Work to complete: From the listing below, select every line where the word "their" appears.

Records to process:

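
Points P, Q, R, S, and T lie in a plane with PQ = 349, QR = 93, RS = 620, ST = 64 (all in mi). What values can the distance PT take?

The maximum is all hops collinear in one direction: 349 + 93 + 620 + 64 = 1126.
The longest hop is 620; the others sum to 506. Folding the others back against it leaves at least 620 − 506 = 114.

114 ≤ PT ≤ 1126 mi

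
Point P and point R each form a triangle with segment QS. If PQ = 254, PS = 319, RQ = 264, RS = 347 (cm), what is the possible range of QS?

83 < QS < 573

From triangle PQS: |254 − 319| < QS < 254 + 319, i.e. 65 < QS < 573.
From triangle RQS: 83 < QS < 611.
Both must hold, so QS lies in the intersection.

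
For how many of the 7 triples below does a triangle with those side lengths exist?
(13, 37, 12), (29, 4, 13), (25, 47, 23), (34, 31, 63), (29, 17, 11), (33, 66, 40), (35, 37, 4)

4

(12,13,37): 12+13 ≤ 37 → not valid
(4,13,29): 4+13 ≤ 29 → not valid
(23,25,47): 23+25 > 47 → valid
(31,34,63): 31+34 > 63 → valid
(11,17,29): 11+17 ≤ 29 → not valid
(33,40,66): 33+40 > 66 → valid
(4,35,37): 4+35 > 37 → valid
4 of the 7 triples form a triangle.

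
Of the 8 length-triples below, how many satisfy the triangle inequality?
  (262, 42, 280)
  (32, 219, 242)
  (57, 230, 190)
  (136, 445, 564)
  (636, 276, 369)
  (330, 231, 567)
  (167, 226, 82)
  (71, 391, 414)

(42,262,280): 42+262 > 280 → valid
(32,219,242): 32+219 > 242 → valid
(57,190,230): 57+190 > 230 → valid
(136,445,564): 136+445 > 564 → valid
(276,369,636): 276+369 > 636 → valid
(231,330,567): 231+330 ≤ 567 → not valid
(82,167,226): 82+167 > 226 → valid
(71,391,414): 71+391 > 414 → valid
7 of the 8 triples form a triangle.

7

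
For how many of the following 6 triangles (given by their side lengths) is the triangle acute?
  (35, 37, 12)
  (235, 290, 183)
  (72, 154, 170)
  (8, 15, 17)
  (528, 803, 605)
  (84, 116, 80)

(35,37,12): 12²+35² = 1369 = 37² → right
(235,290,183): 183²+235² = 88714 > 84100 = 290² → acute
(72,154,170): 72²+154² = 28900 = 170² → right
(8,15,17): 8²+15² = 289 = 17² → right
(528,803,605): 528²+605² = 644809 = 803² → right
(84,116,80): 80²+84² = 13456 = 116² → right
1 of the 6 is acute.

1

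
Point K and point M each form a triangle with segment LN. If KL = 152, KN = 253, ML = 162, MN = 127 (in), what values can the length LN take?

101 < LN < 289

From triangle KLN: |152 − 253| < LN < 152 + 253, i.e. 101 < LN < 405.
From triangle MLN: 35 < LN < 289.
Both must hold, so LN lies in the intersection.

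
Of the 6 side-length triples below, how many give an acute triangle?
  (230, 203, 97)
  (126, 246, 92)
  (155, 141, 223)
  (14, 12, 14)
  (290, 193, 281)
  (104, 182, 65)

(230,203,97): 97²+203² = 50618 < 52900 = 230² → obtuse
(126,246,92): 92+126 ≤ 246, not a triangle
(155,141,223): 141²+155² = 43906 < 49729 = 223² → obtuse
(14,12,14): 12²+14² = 340 > 196 = 14² → acute
(290,193,281): 193²+281² = 116210 > 84100 = 290² → acute
(104,182,65): 65+104 ≤ 182, not a triangle
2 of the 6 are acute.

2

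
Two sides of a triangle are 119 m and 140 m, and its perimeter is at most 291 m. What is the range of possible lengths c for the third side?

Triangle inequality alone gives 21 < c < 259.
The perimeter condition gives c ≤ 291 − 119 − 140 = 32.
Intersecting the two: 21 < c ≤ 32.

21 < c ≤ 32 m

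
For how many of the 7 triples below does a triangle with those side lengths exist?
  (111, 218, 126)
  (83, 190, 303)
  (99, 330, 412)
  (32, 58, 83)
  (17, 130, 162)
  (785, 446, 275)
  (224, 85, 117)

(111,126,218): 111+126 > 218 → valid
(83,190,303): 83+190 ≤ 303 → not valid
(99,330,412): 99+330 > 412 → valid
(32,58,83): 32+58 > 83 → valid
(17,130,162): 17+130 ≤ 162 → not valid
(275,446,785): 275+446 ≤ 785 → not valid
(85,117,224): 85+117 ≤ 224 → not valid
3 of the 7 triples form a triangle.

3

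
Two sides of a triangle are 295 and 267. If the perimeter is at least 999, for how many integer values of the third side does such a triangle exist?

125

Triangle inequality: 28 < x < 562. Perimeter ≥ 999 gives x ≥ 999 − 295 − 267 = 437.
So 437 ≤ x < 562; integers 437 through 561: 125 values.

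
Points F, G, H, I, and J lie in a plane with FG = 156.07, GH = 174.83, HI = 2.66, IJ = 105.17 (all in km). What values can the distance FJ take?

0 ≤ FJ ≤ 438.73 km

The maximum is all hops collinear in one direction: 156.07 + 174.83 + 2.66 + 105.17 = 438.73.
The longest hop is 174.83; the others sum to 263.90. Since 174.83 ≤ 263.90, the path can fold back on itself completely, so the minimum distance is 0.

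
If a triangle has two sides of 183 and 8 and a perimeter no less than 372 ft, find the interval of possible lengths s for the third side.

181 ≤ s < 191

Triangle inequality alone gives 175 < s < 191.
The perimeter condition gives s ≥ 372 − 183 − 8 = 181.
Intersecting the two: 181 ≤ s < 191.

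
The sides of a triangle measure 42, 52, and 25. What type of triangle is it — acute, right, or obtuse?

Compare the square of the longest side to the sum of squares of the other two: 25² + 42² = 2389 < 2704 = 52².

obtuse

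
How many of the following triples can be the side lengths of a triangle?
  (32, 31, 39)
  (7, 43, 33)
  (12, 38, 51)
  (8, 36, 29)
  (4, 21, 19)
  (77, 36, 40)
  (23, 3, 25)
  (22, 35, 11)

4

(31,32,39): 31+32 > 39 → valid
(7,33,43): 7+33 ≤ 43 → not valid
(12,38,51): 12+38 ≤ 51 → not valid
(8,29,36): 8+29 > 36 → valid
(4,19,21): 4+19 > 21 → valid
(36,40,77): 36+40 ≤ 77 → not valid
(3,23,25): 3+23 > 25 → valid
(11,22,35): 11+22 ≤ 35 → not valid
4 of the 8 triples form a triangle.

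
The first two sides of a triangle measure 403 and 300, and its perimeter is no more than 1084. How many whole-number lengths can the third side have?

Triangle inequality: 103 < x < 703. Perimeter ≤ 1084 gives x ≤ 1084 − 403 − 300 = 381.
So 103 < x ≤ 381; integers 104 through 381: 278 values.

278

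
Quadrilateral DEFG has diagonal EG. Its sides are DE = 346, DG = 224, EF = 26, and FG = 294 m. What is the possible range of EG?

From triangle DEG: |346 − 224| < EG < 346 + 224, i.e. 122 < EG < 570.
From triangle FEG: 268 < EG < 320.
Both must hold, so EG lies in the intersection.

268 < EG < 320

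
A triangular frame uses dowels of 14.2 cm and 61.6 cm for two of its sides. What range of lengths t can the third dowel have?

47.4 < t < 75.8

By the triangle inequality, t must be less than 14.2 + 61.6 = 75.8 and greater than |14.2 − 61.6| = 47.4.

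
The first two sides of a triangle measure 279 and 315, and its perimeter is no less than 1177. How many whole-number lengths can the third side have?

Triangle inequality: 36 < x < 594. Perimeter ≥ 1177 gives x ≥ 1177 − 279 − 315 = 583.
So 583 ≤ x < 594; integers 583 through 593: 11 values.

11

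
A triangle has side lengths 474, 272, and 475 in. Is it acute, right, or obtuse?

acute

Compare the square of the longest side to the sum of squares of the other two: 272² + 474² = 298660 > 225625 = 475².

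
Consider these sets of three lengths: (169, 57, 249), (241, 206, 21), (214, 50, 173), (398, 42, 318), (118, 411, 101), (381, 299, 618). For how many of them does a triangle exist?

2

(57,169,249): 57+169 ≤ 249 → not valid
(21,206,241): 21+206 ≤ 241 → not valid
(50,173,214): 50+173 > 214 → valid
(42,318,398): 42+318 ≤ 398 → not valid
(101,118,411): 101+118 ≤ 411 → not valid
(299,381,618): 299+381 > 618 → valid
2 of the 6 triples form a triangle.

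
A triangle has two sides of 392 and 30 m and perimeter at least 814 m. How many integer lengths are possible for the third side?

Triangle inequality: 362 < x < 422. Perimeter ≥ 814 gives x ≥ 814 − 392 − 30 = 392.
So 392 ≤ x < 422; integers 392 through 421: 30 values.

30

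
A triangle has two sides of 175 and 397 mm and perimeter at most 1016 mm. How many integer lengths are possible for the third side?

Triangle inequality: 222 < x < 572. Perimeter ≤ 1016 gives x ≤ 1016 − 175 − 397 = 444.
So 222 < x ≤ 444; integers 223 through 444: 222 values.

222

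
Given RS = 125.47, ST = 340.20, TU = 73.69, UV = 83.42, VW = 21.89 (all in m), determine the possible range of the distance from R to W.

35.73 ≤ RW ≤ 644.67 m

The maximum is all hops collinear in one direction: 125.47 + 340.20 + 73.69 + 83.42 + 21.89 = 644.67.
The longest hop is 340.20; the others sum to 304.47. Folding the others back against it leaves at least 340.20 − 304.47 = 35.73.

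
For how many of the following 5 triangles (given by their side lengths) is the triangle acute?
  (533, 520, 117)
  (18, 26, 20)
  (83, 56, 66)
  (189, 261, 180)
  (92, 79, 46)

2

(533,520,117): 117²+520² = 284089 = 533² → right
(18,26,20): 18²+20² = 724 > 676 = 26² → acute
(83,56,66): 56²+66² = 7492 > 6889 = 83² → acute
(189,261,180): 180²+189² = 68121 = 261² → right
(92,79,46): 46²+79² = 8357 < 8464 = 92² → obtuse
2 of the 5 are acute.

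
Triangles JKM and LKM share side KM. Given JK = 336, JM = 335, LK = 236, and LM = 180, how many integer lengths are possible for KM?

359

From triangle JKM: 1 < KM < 671.
From triangle LKM: 56 < KM < 416.
Intersection: 56 < KM < 416, so integers 57 through 415: 359 values.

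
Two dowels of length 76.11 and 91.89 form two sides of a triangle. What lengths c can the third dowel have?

By the triangle inequality, c must be less than 76.11 + 91.89 = 168.00 and greater than |76.11 − 91.89| = 15.78.

15.78 < c < 168.00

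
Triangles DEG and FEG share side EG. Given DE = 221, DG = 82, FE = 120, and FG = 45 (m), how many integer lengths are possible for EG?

25

From triangle DEG: 139 < EG < 303.
From triangle FEG: 75 < EG < 165.
Intersection: 139 < EG < 165, so integers 140 through 164: 25 values.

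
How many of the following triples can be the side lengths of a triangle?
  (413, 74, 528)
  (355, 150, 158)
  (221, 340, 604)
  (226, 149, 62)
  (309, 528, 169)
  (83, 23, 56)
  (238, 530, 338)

1

(74,413,528): 74+413 ≤ 528 → not valid
(150,158,355): 150+158 ≤ 355 → not valid
(221,340,604): 221+340 ≤ 604 → not valid
(62,149,226): 62+149 ≤ 226 → not valid
(169,309,528): 169+309 ≤ 528 → not valid
(23,56,83): 23+56 ≤ 83 → not valid
(238,338,530): 238+338 > 530 → valid
1 of the 7 triples forms a triangle.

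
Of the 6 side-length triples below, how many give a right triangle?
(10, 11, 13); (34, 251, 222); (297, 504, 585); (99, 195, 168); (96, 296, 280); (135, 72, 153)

4

(10,11,13): 10²+11² = 221 > 169 = 13² → acute
(34,251,222): 34²+222² = 50440 < 63001 = 251² → obtuse
(297,504,585): 297²+504² = 342225 = 585² → right
(99,195,168): 99²+168² = 38025 = 195² → right
(96,296,280): 96²+280² = 87616 = 296² → right
(135,72,153): 72²+135² = 23409 = 153² → right
4 of the 6 are right.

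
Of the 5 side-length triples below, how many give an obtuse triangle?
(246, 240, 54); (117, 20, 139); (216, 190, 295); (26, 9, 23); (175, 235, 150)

(246,240,54): 54²+240² = 60516 = 246² → right
(117,20,139): 20+117 ≤ 139, not a triangle
(216,190,295): 190²+216² = 82756 < 87025 = 295² → obtuse
(26,9,23): 9²+23² = 610 < 676 = 26² → obtuse
(175,235,150): 150²+175² = 53125 < 55225 = 235² → obtuse
3 of the 5 are obtuse.

3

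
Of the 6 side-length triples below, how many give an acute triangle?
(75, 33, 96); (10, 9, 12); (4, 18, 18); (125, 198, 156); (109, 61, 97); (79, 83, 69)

(75,33,96): 33²+75² = 6714 < 9216 = 96² → obtuse
(10,9,12): 9²+10² = 181 > 144 = 12² → acute
(4,18,18): 4²+18² = 340 > 324 = 18² → acute
(125,198,156): 125²+156² = 39961 > 39204 = 198² → acute
(109,61,97): 61²+97² = 13130 > 11881 = 109² → acute
(79,83,69): 69²+79² = 11002 > 6889 = 83² → acute
5 of the 6 are acute.

5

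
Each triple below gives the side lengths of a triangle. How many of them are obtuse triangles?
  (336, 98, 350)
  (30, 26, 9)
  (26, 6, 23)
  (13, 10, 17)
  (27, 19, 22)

3

(336,98,350): 98²+336² = 122500 = 350² → right
(30,26,9): 9²+26² = 757 < 900 = 30² → obtuse
(26,6,23): 6²+23² = 565 < 676 = 26² → obtuse
(13,10,17): 10²+13² = 269 < 289 = 17² → obtuse
(27,19,22): 19²+22² = 845 > 729 = 27² → acute
3 of the 5 are obtuse.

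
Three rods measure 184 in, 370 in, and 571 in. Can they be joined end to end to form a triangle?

No

The longest side is 571, but the other two sum to only 554.
554 < 571, so the triangle inequality fails.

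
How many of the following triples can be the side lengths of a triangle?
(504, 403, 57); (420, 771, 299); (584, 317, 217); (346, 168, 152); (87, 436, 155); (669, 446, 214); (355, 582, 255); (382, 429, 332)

2

(57,403,504): 57+403 ≤ 504 → not valid
(299,420,771): 299+420 ≤ 771 → not valid
(217,317,584): 217+317 ≤ 584 → not valid
(152,168,346): 152+168 ≤ 346 → not valid
(87,155,436): 87+155 ≤ 436 → not valid
(214,446,669): 214+446 ≤ 669 → not valid
(255,355,582): 255+355 > 582 → valid
(332,382,429): 332+382 > 429 → valid
2 of the 8 triples form a triangle.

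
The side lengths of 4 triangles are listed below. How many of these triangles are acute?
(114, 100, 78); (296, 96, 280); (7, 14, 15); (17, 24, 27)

(114,100,78): 78²+100² = 16084 > 12996 = 114² → acute
(296,96,280): 96²+280² = 87616 = 296² → right
(7,14,15): 7²+14² = 245 > 225 = 15² → acute
(17,24,27): 17²+24² = 865 > 729 = 27² → acute
3 of the 4 are acute.

3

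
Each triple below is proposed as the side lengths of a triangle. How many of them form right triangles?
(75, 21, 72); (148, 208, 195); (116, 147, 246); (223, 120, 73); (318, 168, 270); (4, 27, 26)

2

(75,21,72): 21²+72² = 5625 = 75² → right
(148,208,195): 148²+195² = 59929 > 43264 = 208² → acute
(116,147,246): 116²+147² = 35065 < 60516 = 246² → obtuse
(223,120,73): 73+120 ≤ 223, not a triangle
(318,168,270): 168²+270² = 101124 = 318² → right
(4,27,26): 4²+26² = 692 < 729 = 27² → obtuse
2 of the 6 are right.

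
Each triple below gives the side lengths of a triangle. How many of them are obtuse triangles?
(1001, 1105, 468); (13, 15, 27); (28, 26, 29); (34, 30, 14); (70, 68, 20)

(1001,1105,468): 468²+1001² = 1221025 = 1105² → right
(13,15,27): 13²+15² = 394 < 729 = 27² → obtuse
(28,26,29): 26²+28² = 1460 > 841 = 29² → acute
(34,30,14): 14²+30² = 1096 < 1156 = 34² → obtuse
(70,68,20): 20²+68² = 5024 > 4900 = 70² → acute
2 of the 5 are obtuse.

2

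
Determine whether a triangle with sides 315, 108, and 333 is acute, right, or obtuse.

Compare the square of the longest side to the sum of squares of the other two: 108² + 315² = 110889 = 333².

right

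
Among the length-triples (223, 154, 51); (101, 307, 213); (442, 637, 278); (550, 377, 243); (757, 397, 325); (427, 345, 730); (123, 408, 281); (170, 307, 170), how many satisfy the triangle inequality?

5

(51,154,223): 51+154 ≤ 223 → not valid
(101,213,307): 101+213 > 307 → valid
(278,442,637): 278+442 > 637 → valid
(243,377,550): 243+377 > 550 → valid
(325,397,757): 325+397 ≤ 757 → not valid
(345,427,730): 345+427 > 730 → valid
(123,281,408): 123+281 ≤ 408 → not valid
(170,170,307): 170+170 > 307 → valid
5 of the 8 triples form a triangle.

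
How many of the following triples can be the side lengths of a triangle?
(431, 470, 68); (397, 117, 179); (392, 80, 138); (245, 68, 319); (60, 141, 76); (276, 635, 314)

1

(68,431,470): 68+431 > 470 → valid
(117,179,397): 117+179 ≤ 397 → not valid
(80,138,392): 80+138 ≤ 392 → not valid
(68,245,319): 68+245 ≤ 319 → not valid
(60,76,141): 60+76 ≤ 141 → not valid
(276,314,635): 276+314 ≤ 635 → not valid
1 of the 6 triples forms a triangle.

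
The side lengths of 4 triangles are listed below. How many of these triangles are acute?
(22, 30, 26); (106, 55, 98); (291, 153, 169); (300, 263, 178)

3

(22,30,26): 22²+26² = 1160 > 900 = 30² → acute
(106,55,98): 55²+98² = 12629 > 11236 = 106² → acute
(291,153,169): 153²+169² = 51970 < 84681 = 291² → obtuse
(300,263,178): 178²+263² = 100853 > 90000 = 300² → acute
3 of the 4 are acute.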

Reply:
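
For how many of the following 6 triangles (given by their side lengths) is the triangle acute?
For how many of the following 5 triangles (given by their side lengths) is the triangle acute?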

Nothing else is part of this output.